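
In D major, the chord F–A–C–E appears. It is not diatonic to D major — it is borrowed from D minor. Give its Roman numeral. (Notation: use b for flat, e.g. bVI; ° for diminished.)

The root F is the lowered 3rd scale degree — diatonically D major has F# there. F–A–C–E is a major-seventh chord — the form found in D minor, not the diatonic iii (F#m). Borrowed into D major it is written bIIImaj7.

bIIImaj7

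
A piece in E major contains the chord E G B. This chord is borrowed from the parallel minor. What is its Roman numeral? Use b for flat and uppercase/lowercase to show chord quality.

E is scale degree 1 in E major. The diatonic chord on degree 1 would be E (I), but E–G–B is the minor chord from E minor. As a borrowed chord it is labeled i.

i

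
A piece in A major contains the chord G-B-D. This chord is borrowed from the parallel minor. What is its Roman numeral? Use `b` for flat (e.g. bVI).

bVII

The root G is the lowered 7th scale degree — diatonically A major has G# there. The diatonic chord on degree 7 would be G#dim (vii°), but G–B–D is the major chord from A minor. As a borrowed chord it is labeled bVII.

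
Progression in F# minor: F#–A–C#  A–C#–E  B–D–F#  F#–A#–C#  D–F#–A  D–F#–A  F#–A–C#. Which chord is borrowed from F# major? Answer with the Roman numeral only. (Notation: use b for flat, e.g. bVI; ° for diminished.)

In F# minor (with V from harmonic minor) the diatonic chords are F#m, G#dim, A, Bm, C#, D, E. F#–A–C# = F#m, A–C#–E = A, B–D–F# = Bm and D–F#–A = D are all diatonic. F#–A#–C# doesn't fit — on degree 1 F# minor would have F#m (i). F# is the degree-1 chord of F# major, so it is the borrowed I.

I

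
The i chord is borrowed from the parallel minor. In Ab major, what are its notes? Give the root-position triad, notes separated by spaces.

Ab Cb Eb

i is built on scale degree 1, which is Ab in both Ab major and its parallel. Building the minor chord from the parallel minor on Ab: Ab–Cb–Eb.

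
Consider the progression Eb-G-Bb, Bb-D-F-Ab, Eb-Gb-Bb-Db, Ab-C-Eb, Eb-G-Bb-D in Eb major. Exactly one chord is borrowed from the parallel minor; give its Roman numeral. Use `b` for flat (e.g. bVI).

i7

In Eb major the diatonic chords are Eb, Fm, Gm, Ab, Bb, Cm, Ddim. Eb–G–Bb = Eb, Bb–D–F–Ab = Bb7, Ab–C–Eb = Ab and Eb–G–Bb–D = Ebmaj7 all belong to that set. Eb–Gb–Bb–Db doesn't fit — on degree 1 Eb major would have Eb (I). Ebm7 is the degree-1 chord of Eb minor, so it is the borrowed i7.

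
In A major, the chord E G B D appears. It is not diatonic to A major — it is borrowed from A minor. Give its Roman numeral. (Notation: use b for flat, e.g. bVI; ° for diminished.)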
====================
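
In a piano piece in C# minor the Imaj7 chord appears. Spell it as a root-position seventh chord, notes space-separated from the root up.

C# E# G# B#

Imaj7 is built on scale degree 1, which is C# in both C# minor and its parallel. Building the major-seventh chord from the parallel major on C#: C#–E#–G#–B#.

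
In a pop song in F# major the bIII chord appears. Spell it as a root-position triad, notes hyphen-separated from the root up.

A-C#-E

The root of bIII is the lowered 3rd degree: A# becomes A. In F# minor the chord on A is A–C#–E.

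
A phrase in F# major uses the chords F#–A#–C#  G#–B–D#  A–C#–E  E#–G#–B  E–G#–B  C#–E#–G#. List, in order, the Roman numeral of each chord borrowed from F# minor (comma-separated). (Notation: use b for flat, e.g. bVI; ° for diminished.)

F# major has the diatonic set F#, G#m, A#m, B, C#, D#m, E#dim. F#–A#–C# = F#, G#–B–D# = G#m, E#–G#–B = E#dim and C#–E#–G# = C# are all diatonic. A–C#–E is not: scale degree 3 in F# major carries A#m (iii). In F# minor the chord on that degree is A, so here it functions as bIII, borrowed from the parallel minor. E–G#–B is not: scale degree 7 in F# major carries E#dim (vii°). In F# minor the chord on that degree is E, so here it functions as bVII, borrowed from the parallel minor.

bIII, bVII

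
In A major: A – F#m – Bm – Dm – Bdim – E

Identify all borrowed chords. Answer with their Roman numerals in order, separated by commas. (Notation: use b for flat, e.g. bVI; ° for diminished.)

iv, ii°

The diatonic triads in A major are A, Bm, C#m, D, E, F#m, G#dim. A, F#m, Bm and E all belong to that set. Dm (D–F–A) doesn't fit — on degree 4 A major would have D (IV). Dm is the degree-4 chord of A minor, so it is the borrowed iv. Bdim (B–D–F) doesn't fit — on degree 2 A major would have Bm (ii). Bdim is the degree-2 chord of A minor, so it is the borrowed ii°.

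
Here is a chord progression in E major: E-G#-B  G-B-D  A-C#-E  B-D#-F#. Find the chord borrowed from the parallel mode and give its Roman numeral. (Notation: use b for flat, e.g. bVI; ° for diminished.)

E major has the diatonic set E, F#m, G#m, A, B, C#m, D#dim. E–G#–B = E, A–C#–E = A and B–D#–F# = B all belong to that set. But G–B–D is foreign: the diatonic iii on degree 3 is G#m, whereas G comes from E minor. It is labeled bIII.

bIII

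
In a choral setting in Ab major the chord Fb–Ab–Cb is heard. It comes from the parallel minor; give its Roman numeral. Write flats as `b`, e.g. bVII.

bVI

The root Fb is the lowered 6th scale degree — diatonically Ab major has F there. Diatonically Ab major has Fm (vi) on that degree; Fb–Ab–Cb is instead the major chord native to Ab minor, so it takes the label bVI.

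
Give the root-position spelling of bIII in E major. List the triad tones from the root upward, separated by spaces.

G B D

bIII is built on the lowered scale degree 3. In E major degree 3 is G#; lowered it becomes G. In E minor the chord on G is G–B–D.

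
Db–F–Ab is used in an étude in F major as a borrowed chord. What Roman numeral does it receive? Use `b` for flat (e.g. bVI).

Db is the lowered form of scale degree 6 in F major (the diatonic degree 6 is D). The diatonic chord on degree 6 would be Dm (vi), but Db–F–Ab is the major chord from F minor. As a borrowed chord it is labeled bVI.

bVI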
====================
Restate word for word the lines in the material above from the one with "Consider the progression" to the one with "In A major, the"; both of those lines count, and nothing else does.

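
Consider the progression Eb-G-Bb, Bb-D-F-Ab, Eb-Gb-Bb-Db, Ab-C-Eb, Eb-G-Bb-D in Eb major. Exactly one chord is borrowed from the parallel minor; give its Roman numeral. Use `b` for flat (e.g. bVI).

i7

In Eb major the diatonic chords are Eb, Fm, Gm, Ab, Bb, Cm, Ddim. Eb–G–Bb = Eb, Bb–D–F–Ab = Bb7, Ab–C–Eb = Ab and Eb–G–Bb–D = Ebmaj7 all belong to that set. Eb–Gb–Bb–Db doesn't fit — on degree 1 Eb major would have Eb (I). Ebm7 is the degree-1 chord of Eb minor, so it is the borrowed i7.

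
In A major, the chord E G B D appears. It is not diatonic to A major — it is borrowed from A minor. Give its Roman numeral. (Notation: use b for flat, e.g. bVI; ° for diminished.)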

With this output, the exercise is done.